- Task statement:
In the entries below, every line that contains "Function" must be located and copied.

- Material for this task:
- - -
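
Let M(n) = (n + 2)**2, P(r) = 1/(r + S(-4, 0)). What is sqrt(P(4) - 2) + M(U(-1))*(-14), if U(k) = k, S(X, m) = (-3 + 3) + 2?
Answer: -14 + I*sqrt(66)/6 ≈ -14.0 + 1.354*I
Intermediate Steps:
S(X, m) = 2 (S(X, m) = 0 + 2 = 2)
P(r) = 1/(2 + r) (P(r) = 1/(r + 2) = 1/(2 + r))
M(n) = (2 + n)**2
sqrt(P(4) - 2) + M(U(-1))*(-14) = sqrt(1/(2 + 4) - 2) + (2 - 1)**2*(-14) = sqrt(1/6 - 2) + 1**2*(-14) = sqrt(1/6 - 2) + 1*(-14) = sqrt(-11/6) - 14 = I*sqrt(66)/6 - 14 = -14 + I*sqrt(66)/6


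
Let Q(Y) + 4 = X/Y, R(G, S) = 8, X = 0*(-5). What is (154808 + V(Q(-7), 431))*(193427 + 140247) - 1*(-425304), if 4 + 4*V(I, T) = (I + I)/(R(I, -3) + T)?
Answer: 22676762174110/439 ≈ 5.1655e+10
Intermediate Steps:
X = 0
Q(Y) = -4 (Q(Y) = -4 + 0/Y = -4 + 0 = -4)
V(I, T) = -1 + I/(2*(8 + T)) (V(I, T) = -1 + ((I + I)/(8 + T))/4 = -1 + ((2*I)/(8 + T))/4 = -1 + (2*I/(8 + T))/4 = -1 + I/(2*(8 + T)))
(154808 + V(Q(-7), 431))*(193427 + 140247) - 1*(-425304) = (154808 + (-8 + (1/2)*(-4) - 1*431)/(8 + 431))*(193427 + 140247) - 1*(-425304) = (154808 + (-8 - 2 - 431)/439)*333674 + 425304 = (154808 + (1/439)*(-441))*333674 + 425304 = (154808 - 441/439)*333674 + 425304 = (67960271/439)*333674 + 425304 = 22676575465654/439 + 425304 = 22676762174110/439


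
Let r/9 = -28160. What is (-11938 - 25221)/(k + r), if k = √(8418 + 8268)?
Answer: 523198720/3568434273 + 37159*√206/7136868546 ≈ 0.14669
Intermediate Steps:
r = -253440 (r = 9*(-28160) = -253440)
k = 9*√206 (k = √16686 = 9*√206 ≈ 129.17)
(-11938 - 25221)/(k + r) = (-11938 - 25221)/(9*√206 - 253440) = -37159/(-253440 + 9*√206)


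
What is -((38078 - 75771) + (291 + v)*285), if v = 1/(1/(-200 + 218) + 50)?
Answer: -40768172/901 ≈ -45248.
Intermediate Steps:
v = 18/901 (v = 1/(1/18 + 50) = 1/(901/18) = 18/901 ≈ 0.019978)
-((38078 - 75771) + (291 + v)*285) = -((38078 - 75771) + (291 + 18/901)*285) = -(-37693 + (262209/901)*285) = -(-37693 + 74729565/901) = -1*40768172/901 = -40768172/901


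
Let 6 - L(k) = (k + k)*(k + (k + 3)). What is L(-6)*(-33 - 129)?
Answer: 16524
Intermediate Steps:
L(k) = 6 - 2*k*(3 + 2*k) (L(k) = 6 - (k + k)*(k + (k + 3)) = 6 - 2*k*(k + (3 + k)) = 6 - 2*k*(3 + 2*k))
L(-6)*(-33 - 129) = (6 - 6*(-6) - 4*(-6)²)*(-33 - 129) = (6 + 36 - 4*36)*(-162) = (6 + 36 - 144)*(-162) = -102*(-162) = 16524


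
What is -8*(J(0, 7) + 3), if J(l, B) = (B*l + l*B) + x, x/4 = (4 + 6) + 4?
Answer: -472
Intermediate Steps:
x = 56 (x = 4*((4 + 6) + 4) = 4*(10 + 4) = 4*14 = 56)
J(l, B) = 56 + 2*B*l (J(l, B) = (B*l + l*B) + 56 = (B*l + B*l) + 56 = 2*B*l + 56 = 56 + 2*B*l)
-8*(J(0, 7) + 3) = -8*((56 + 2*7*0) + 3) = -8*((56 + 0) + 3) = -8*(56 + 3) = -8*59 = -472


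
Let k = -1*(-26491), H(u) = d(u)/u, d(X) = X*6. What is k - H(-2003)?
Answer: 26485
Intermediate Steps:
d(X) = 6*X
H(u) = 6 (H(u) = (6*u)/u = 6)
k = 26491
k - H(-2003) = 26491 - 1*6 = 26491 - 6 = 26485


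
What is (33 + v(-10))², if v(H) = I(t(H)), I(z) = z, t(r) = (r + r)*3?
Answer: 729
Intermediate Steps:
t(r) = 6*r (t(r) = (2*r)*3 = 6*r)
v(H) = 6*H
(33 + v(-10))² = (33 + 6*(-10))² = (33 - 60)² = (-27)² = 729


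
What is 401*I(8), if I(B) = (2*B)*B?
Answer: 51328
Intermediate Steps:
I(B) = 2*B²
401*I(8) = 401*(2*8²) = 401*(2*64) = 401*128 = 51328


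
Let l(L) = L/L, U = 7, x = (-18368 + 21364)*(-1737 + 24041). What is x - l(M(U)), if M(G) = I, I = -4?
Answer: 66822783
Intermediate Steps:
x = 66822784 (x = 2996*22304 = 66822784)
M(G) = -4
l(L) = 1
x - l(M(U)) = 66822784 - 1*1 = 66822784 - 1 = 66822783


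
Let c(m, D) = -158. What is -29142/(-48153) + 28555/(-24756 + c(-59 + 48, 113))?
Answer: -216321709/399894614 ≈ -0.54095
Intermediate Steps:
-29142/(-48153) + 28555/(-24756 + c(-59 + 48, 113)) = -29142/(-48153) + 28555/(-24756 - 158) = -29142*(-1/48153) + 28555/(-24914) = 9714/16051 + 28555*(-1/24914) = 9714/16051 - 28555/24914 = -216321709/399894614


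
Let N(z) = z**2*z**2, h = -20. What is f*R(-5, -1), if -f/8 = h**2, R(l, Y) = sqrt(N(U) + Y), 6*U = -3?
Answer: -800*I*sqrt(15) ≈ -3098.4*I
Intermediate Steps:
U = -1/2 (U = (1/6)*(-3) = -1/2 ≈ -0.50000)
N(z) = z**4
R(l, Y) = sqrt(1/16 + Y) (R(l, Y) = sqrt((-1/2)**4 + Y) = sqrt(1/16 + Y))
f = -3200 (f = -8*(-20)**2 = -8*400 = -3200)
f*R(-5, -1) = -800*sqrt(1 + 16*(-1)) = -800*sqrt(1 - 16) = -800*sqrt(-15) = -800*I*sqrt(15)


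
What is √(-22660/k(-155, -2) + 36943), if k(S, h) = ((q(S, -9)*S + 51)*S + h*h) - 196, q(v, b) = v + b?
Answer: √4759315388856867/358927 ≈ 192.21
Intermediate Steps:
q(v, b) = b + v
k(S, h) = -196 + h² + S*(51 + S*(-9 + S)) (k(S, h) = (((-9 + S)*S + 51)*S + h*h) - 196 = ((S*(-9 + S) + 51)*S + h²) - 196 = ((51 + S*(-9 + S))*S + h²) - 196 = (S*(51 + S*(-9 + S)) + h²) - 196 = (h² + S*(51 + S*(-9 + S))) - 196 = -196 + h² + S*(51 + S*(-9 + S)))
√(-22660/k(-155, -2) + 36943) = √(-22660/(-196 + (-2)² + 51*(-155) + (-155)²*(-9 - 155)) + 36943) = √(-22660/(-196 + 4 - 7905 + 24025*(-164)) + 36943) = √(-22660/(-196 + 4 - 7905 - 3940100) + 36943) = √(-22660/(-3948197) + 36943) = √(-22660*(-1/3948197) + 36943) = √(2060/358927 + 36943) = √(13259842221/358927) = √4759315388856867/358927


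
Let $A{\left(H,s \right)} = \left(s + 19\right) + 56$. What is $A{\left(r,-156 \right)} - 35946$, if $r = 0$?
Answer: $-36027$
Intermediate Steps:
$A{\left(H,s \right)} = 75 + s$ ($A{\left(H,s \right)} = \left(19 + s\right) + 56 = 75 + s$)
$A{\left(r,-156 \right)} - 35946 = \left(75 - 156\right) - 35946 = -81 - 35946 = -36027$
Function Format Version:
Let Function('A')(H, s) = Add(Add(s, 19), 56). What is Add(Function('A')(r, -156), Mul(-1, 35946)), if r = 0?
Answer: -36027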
- - -
- Reply to the task:
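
Function Format Version:
Let Function('A')(H, s) = Add(Add(s, 19), 56). What is Add(Function('A')(r, -156), Mul(-1, 35946)), if r = 0?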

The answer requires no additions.